** Recorded data follows **

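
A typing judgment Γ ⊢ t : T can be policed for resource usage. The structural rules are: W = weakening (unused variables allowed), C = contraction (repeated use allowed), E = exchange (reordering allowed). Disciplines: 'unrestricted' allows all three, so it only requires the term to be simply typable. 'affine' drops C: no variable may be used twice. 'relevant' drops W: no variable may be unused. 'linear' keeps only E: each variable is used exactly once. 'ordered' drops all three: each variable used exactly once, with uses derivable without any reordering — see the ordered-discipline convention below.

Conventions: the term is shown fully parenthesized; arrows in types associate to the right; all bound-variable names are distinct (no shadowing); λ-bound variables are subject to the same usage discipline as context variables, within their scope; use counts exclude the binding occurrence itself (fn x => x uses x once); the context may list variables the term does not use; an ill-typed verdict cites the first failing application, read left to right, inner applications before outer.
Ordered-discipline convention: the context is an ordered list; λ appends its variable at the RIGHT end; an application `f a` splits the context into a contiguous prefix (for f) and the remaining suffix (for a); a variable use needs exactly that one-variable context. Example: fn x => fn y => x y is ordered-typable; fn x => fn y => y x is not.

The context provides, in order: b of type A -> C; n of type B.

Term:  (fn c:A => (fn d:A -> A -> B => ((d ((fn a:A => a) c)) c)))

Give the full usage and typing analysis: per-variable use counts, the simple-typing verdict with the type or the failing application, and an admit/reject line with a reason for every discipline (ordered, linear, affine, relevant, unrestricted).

variable uses: b: 0, n: 0, c [bound]: 2, d [bound]: 1, a [bound]: 1
uses in reading order: d, a, c, c
typing: ✓ — A -> (A -> A -> B) -> B
ordered: ✗ — needs contraction — c ×2; unused: b, n — weakening required
linear: ✗ — needs contraction — c ×2; unused: b, n — weakening required
affine: ✗ — needs contraction — c ×2
relevant: ✗ — unused: b, n — weakening required
unrestricted: ✓ — well-typed at A -> (A -> A -> B) -> B; no restrictions here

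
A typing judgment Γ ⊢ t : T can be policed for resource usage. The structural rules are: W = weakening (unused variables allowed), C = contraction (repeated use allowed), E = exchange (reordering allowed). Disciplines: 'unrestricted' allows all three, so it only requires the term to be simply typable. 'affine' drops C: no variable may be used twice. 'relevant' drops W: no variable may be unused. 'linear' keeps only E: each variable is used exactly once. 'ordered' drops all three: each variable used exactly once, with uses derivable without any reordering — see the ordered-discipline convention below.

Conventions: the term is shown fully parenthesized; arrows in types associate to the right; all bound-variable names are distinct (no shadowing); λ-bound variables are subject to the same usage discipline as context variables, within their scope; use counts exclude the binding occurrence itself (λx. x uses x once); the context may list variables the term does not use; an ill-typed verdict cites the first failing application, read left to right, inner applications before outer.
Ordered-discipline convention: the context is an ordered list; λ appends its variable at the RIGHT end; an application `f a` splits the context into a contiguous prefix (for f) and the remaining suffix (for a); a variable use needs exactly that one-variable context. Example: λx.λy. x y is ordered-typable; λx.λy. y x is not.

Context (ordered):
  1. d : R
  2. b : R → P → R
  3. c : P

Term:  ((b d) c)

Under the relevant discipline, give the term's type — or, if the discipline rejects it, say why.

term : R
use counts: d: 1, b: 1, c: 1
left-to-right use order: b, d, c
typing: the term checks, with type R
across the five disciplines: ordered ✗; linear ✓; affine ✓; relevant ✓; unrestricted ✓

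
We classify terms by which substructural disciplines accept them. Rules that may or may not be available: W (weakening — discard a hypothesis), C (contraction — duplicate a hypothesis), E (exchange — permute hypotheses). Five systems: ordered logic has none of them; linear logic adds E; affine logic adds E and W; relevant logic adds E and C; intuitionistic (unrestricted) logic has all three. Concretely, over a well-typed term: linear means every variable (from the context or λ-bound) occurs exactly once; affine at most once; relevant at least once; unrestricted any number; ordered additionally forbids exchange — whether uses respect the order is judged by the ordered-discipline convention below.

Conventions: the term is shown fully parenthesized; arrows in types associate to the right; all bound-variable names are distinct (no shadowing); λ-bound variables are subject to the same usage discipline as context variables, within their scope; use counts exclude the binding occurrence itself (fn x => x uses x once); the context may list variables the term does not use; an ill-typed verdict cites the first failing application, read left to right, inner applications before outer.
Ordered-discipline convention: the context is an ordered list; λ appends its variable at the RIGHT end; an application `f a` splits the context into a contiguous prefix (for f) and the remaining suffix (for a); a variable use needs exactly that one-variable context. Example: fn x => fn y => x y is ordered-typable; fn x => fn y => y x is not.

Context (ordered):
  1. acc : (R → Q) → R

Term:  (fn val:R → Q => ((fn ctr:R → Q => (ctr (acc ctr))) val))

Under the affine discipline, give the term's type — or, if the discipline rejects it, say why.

not well-typed under affine — uses contraction: ctr ×2
counts: acc ×1; val [bound] ×1; ctr [bound] ×2
left-to-right use order: ctr, acc, ctr, val
typing: well-typed at (R → Q) → Q
all disciplines: ordered ✗ | linear ✗ | affine ✗ | relevant ✓ | unrestricted ✓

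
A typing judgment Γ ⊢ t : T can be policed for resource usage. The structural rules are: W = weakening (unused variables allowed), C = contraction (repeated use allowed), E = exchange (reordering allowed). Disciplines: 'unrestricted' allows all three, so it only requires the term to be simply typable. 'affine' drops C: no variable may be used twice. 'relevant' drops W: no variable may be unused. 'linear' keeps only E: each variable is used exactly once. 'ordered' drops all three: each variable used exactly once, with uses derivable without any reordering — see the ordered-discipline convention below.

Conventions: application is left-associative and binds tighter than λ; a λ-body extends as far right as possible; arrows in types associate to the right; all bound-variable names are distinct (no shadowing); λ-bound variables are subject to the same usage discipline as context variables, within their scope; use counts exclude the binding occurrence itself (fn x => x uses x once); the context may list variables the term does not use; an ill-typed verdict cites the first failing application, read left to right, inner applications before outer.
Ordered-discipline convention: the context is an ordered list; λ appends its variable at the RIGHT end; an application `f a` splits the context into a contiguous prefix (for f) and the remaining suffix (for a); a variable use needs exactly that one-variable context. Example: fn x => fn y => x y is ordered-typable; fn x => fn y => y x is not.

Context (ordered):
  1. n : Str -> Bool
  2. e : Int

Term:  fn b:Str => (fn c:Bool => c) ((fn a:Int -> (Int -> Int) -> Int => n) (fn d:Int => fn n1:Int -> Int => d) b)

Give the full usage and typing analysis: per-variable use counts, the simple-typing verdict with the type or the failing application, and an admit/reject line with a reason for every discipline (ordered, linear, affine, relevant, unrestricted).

variable uses: n=1; e=0; b [bound]=1; c [bound]=1; a [bound]=0; d [bound]=1; n1 [bound]=0
uses in reading order: c, n, d, b
typing: the term checks, with type Str -> Bool
ordered ✗ (needs weakening: e, a, n1 unused)
linear ✗ (needs weakening: e, a, n1 unused)
affine ✓ (at most one use each (n, e, b, c, a, d, n1))
relevant ✗ (needs weakening: e, a, n1 unused)
unrestricted ✓ (typability at Str -> Bool is all that's needed)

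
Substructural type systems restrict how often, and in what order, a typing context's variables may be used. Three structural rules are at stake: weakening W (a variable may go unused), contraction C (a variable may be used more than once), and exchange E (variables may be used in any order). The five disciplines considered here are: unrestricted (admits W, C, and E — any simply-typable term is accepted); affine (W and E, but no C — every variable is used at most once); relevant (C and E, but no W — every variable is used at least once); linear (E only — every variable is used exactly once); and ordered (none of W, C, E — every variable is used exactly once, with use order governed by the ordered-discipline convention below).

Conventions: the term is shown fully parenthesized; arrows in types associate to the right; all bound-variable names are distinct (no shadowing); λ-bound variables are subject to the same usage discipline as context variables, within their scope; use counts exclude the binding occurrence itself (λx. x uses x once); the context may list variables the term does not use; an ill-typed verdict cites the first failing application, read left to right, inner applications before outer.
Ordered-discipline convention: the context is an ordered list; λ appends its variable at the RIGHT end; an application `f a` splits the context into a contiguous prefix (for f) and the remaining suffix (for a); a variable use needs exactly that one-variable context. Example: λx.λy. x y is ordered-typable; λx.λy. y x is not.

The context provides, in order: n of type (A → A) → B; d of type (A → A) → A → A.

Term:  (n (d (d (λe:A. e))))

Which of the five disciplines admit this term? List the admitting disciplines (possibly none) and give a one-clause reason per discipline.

admitted in: relevant, unrestricted
use counts: n: 1×, d: 2×, e (bound): 1×
order of uses: n, d, d, e
typing: the term checks, with type B
ordered ✗ (uses contraction: d ×2)
linear ✗ (uses contraction: d ×2)
affine ✗ (uses contraction: d ×2)
relevant ✓ (at least one use each (n, d, e))
unrestricted ✓ (typability at B is all that's needed)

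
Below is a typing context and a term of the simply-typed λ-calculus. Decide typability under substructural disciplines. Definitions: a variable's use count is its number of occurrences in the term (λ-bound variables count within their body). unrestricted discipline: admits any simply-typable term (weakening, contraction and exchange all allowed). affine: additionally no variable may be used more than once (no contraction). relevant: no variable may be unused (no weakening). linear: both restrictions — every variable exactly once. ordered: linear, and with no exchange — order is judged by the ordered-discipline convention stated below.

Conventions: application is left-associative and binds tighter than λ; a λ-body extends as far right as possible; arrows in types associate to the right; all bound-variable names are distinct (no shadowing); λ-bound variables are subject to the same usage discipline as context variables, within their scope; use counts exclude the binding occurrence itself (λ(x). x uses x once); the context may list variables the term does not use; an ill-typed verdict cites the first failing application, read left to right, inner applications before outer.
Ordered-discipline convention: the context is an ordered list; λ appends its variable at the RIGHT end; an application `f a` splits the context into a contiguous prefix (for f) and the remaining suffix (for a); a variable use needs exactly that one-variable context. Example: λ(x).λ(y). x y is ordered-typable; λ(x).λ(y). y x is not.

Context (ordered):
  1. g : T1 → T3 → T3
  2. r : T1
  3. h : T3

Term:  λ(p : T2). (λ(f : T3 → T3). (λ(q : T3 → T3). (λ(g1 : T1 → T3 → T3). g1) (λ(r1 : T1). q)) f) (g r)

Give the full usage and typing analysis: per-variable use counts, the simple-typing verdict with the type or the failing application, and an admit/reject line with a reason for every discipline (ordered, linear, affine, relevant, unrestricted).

use counts: g=1; r=1; h=0; p [bound]=0; f [bound]=1; q [bound]=1; g1 [bound]=1; r1 [bound]=0
uses in reading order: g1, q, f, g, r
typing: the term checks, with type T2 → T1 → T3 → T3
ordered ✗ (needs weakening: h, p, r1 unused)
linear ✗ (needs weakening: h, p, r1 unused)
affine ✓ (none of g, r, h, p, f, q, g1, r1 used more than once)
relevant ✗ (needs weakening: h, p, r1 unused)
unrestricted ✓ (simply typable at T2 → T1 → T3 → T3; W, C, E all held)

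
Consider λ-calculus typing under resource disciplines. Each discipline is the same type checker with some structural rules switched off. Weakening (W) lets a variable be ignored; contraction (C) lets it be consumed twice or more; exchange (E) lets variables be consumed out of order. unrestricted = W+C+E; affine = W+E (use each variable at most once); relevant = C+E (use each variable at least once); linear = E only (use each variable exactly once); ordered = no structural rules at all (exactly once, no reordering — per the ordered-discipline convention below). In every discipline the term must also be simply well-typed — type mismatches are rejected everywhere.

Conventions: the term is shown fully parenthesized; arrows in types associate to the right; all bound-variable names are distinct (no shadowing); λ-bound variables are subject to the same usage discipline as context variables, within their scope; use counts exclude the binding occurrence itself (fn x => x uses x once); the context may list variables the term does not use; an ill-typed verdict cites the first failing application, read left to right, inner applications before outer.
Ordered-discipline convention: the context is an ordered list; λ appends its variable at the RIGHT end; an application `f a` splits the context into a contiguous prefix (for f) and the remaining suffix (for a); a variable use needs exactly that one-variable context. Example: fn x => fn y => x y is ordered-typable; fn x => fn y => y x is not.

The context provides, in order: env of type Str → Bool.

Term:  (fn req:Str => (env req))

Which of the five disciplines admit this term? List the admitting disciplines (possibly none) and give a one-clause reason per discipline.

admitting disciplines: ordered, linear, affine, relevant, unrestricted
variable uses: env=1, req (λ-bound)=1
uses in reading order: env, req
typing: well-typed at Str → Bool
ordered ✓ (env, req: once each, no exchange needed)
linear ✓ (env, req: one use apiece)
affine ✓ (none of env, req used more than once)
relevant ✓ (none of env, req goes unused)
unrestricted ✓ (type-checks (Str → Bool) and nothing is barred)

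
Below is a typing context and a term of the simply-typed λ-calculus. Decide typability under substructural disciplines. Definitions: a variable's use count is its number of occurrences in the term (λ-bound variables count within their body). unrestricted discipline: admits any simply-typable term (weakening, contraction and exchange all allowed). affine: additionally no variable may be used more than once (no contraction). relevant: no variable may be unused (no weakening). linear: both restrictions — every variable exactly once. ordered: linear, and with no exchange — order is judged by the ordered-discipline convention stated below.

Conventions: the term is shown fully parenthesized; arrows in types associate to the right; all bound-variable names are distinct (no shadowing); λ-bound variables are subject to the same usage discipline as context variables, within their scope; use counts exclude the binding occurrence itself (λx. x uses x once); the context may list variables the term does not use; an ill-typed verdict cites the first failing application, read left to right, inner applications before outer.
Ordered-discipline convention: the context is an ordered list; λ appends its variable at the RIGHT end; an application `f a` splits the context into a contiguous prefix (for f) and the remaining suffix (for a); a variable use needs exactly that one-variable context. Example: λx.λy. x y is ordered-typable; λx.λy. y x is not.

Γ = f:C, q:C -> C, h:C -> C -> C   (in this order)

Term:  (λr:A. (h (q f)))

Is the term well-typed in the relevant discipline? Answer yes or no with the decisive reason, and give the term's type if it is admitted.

no — r never used (weakening)
usage: f: 1×, q: 1×, h: 1×, r (λ-bound): 0×
use order (left to right): h, q, f
typing: well-typed — term : A -> C -> C
all disciplines: ordered ✗; linear ✗; affine ✓; relevant ✗; unrestricted ✓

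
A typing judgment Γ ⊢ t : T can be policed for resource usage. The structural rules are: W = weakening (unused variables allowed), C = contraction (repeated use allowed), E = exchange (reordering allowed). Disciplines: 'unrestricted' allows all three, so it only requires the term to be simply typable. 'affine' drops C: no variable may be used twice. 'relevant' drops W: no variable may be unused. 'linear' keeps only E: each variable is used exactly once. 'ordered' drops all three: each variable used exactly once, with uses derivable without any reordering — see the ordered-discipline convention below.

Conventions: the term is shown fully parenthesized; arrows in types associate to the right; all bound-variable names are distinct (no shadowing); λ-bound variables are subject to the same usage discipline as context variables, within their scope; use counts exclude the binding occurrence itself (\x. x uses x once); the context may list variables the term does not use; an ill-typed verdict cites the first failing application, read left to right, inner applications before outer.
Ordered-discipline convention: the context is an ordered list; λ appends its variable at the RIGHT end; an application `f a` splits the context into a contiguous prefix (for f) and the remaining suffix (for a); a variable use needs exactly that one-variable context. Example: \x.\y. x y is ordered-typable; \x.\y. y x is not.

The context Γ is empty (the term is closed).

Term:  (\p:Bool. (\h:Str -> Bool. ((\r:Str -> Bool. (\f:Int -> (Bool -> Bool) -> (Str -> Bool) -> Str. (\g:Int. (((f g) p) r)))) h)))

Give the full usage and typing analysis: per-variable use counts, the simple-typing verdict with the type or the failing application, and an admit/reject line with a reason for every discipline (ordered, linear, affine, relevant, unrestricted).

usage: p (bound): 1, h (bound): 1, r (bound): 1, f (bound): 1, g (bound): 1
use order (left to right): f, g, p, r, h
typing: ill-typed: an application expects Bool -> Bool but receives Bool
ordered: ✗ — fails simple typing
linear: ✗ — a type mismatch blocks all five
affine: ✗ — the type mismatch rejects it
relevant: ✗ — not simply typable
unrestricted: ✗ — fails simple typing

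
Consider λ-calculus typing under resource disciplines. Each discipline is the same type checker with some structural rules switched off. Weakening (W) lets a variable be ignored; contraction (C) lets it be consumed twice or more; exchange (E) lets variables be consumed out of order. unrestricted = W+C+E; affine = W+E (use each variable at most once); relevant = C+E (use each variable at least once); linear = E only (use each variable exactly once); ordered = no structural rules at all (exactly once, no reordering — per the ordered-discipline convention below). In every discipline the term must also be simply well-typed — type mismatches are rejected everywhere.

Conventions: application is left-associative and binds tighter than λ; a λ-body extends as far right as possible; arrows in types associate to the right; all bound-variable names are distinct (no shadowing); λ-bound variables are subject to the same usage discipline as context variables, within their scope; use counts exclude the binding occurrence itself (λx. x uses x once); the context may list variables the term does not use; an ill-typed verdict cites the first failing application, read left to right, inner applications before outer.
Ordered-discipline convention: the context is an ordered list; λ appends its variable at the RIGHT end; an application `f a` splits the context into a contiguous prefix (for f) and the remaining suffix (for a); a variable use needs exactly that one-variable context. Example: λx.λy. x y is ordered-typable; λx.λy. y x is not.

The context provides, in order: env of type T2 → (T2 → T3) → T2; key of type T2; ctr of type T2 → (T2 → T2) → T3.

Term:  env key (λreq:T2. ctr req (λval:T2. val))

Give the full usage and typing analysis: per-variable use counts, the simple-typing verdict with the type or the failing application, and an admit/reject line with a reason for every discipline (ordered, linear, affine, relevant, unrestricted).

use counts: env: 1; key: 1; ctr: 1; req (λ-bound): 1; val (λ-bound): 1
use order (left to right): env, key, ctr, req, val
typing: well-typed — term : T2
ordered: ✓, env, key, ctr, req, val once each; derivable with no W/C/E
linear: ✓, exactly-once usage across env, key, ctr, req, val
affine: ✓, no duplicate uses among env, key, ctr, req, val
relevant: ✓, at least one use each (env, key, ctr, req, val)
unrestricted: ✓, type-checks (T2) and nothing is barred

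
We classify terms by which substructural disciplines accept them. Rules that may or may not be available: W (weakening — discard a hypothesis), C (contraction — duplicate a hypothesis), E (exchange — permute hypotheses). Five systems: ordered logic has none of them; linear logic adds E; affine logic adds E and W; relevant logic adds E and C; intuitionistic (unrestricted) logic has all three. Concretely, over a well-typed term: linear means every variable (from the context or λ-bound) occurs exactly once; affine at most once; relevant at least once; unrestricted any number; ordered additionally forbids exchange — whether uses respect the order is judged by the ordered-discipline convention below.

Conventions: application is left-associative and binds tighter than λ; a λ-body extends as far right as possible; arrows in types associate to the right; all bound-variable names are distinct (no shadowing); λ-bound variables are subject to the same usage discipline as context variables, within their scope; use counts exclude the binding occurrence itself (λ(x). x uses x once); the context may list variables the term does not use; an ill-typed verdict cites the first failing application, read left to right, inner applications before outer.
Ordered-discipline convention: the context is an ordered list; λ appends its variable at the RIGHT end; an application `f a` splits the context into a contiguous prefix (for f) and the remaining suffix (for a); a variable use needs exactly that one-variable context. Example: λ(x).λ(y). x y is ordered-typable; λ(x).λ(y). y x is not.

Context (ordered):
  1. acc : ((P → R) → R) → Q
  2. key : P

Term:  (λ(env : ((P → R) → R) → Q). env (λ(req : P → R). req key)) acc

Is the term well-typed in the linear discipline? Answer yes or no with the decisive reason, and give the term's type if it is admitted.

yes — exactly-once usage across acc, key, env, req; term : Q
usage: acc: 1, key: 1, env (λ-bound): 1, req (λ-bound): 1
use order (left to right): env, req, key, acc
typing: ✓ — Q
all disciplines: ordered ✗; linear ✓; affine ✓; relevant ✓; unrestricted ✓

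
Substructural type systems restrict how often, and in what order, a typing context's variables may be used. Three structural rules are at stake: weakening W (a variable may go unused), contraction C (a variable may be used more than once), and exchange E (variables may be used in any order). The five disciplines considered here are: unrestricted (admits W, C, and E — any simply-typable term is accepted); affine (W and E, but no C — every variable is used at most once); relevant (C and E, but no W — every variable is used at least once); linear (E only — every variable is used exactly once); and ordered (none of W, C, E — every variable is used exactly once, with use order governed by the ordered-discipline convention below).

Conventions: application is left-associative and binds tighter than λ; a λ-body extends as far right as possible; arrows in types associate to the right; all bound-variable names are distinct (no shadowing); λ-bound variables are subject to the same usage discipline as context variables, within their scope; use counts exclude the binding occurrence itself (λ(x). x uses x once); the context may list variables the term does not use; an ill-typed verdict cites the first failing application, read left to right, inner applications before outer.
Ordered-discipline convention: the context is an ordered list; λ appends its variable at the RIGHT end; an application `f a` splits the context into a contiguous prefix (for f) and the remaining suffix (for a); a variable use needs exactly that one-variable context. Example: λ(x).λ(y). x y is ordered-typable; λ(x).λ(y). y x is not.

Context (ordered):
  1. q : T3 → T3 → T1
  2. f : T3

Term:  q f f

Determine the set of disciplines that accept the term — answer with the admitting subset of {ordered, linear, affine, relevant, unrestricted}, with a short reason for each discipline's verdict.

admitting disciplines: relevant, unrestricted
variable uses: q ×1, f ×2
order of uses: q, f, f
typing: the term checks, with type T1
ordered: ✗, repeated use of f ×2
linear: ✗, repeated use of f ×2
affine: ✗, repeated use of f ×2
relevant: ✓, every one of q, f appears
unrestricted: ✓, type-checks (T1) and nothing is barred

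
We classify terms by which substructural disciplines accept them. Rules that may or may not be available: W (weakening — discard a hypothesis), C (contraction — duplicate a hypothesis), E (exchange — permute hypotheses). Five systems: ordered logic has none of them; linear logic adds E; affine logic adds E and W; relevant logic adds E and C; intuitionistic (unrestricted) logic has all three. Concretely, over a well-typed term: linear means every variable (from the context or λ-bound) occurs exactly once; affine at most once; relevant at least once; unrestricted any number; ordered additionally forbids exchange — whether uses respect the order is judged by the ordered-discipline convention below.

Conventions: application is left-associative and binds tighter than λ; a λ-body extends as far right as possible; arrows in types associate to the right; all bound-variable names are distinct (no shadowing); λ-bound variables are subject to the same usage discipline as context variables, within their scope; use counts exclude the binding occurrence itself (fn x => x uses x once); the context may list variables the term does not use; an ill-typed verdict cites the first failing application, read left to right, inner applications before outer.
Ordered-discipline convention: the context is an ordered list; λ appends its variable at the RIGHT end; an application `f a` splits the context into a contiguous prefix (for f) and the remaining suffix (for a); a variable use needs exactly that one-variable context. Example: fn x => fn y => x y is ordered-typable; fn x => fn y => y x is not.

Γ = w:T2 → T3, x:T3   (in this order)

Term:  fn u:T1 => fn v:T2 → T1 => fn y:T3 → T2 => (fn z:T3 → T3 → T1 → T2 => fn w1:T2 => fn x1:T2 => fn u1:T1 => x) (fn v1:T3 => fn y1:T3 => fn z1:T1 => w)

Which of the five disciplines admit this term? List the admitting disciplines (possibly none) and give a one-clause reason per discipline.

accepted by: none
usage: w: 1; x: 1; u (λ-bound): 0; v (λ-bound): 0; y (λ-bound): 0; z (λ-bound): 0; w1 (λ-bound): 0; x1 (λ-bound): 0; u1 (λ-bound): 0; v1 (λ-bound): 0; y1 (λ-bound): 0; z1 (λ-bound): 0
uses in reading order: x, w
typing: ill-typed: a function awaiting T3 → T3 → T1 → T2 gets T3 → T3 → T1 → T2 → T3
ordered: ✗ — a type mismatch blocks all five
linear: ✗ — the type mismatch rejects it
affine: ✗ — not simply typable
relevant: ✗ — fails simple typing
unrestricted: ✗ — a type mismatch blocks all five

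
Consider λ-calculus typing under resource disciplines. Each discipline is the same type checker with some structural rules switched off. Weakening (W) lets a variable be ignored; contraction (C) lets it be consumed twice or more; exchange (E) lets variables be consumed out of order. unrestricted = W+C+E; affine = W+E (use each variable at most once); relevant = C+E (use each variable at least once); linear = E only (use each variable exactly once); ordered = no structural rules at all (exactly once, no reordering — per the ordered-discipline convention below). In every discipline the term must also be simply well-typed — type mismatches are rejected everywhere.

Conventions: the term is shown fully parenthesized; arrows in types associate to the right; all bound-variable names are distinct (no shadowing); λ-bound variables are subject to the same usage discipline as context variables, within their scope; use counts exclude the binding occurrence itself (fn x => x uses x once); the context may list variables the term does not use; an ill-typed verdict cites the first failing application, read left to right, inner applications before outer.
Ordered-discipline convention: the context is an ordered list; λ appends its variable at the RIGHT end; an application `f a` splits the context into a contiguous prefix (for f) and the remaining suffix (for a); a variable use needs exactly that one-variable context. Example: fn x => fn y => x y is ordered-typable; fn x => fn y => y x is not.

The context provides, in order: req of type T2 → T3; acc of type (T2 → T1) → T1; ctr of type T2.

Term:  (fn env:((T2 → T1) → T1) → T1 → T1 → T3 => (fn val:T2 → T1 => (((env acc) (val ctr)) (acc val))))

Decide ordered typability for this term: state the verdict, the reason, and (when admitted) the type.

no — repeated use of acc ×2, val ×2; req left unused
use counts: req: 0×; acc: 2×; ctr: 1×; env [bound]: 1×; val [bound]: 2×
left-to-right use order: env, acc, val, ctr, acc, val
typing: ✓ — (((T2 → T1) → T1) → T1 → T1 → T3) → (T2 → T1) → T3
all disciplines: ordered ✗ | linear ✗ | affine ✗ | relevant ✗ | unrestricted ✓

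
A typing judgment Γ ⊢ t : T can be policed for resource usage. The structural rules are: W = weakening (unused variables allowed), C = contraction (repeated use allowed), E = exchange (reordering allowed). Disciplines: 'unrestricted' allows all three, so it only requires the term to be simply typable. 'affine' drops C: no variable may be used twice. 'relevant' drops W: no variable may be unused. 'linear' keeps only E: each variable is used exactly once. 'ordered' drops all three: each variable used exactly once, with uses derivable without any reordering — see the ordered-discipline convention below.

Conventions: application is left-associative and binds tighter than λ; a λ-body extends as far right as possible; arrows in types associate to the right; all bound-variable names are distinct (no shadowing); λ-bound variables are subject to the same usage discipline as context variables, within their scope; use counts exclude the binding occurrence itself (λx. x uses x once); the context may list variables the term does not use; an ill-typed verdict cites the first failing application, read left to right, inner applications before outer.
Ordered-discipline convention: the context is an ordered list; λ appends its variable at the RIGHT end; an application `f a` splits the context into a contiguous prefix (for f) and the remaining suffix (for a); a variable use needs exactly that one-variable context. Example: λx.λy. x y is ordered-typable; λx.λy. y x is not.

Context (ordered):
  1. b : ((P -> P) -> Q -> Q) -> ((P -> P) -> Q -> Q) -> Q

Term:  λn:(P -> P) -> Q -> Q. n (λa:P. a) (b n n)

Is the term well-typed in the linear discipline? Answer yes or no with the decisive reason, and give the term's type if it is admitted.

no — uses contraction: n ×3
usage: b: 1; n (λ-bound): 3; a (λ-bound): 1
left-to-right use order: n, a, b, n, n
typing: the term checks, with type ((P -> P) -> Q -> Q) -> Q
all disciplines: ordered ✗, linear ✗, affine ✗, relevant ✓, unrestricted ✓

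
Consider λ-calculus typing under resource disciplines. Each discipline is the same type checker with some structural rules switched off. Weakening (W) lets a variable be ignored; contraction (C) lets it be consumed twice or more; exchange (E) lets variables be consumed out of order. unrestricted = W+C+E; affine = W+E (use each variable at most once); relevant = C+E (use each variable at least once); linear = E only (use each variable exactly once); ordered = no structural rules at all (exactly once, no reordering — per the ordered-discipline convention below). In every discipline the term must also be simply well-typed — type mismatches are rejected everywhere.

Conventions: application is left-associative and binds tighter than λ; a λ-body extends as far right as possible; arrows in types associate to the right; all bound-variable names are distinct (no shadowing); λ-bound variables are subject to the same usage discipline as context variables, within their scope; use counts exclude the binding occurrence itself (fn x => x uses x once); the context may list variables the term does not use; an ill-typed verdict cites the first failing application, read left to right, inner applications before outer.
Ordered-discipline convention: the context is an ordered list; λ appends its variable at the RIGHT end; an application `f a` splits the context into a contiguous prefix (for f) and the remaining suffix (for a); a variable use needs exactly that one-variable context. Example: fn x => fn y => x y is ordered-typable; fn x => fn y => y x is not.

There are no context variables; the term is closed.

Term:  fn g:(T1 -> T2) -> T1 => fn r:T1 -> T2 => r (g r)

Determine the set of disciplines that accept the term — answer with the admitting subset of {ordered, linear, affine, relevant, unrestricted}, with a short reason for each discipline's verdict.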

** End of Recorded data **

*Exercise instructions*. Output all lines from the beginning of the data up to the line holding "a:A => a) c)) c)))", that line included, exactly as written.

*Exercise result*.
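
A typing judgment Γ ⊢ t : T can be policed for resource usage. The structural rules are: W = weakening (unused variables allowed), C = contraction (repeated use allowed), E = exchange (reordering allowed). Disciplines: 'unrestricted' allows all three, so it only requires the term to be simply typable. 'affine' drops C: no variable may be used twice. 'relevant' drops W: no variable may be unused. 'linear' keeps only E: each variable is used exactly once. 'ordered' drops all three: each variable used exactly once, with uses derivable without any reordering — see the ordered-discipline convention below.

Conventions: the term is shown fully parenthesized; arrows in types associate to the right; all bound-variable names are distinct (no shadowing); λ-bound variables are subject to the same usage discipline as context variables, within their scope; use counts exclude the binding occurrence itself (fn x => x uses x once); the context may list variables the term does not use; an ill-typed verdict cites the first failing application, read left to right, inner applications before outer.
Ordered-discipline convention: the context is an ordered list; λ appends its variable at the RIGHT end; an application `f a` splits the context into a contiguous prefix (for f) and the remaining suffix (for a); a variable use needs exactly that one-variable context. Example: fn x => fn y => x y is ordered-typable; fn x => fn y => y x is not.

The context provides, in order: b of type A -> C; n of type B.

Term:  (fn c:A => (fn d:A -> A -> B => ((d ((fn a:A => a) c)) c)))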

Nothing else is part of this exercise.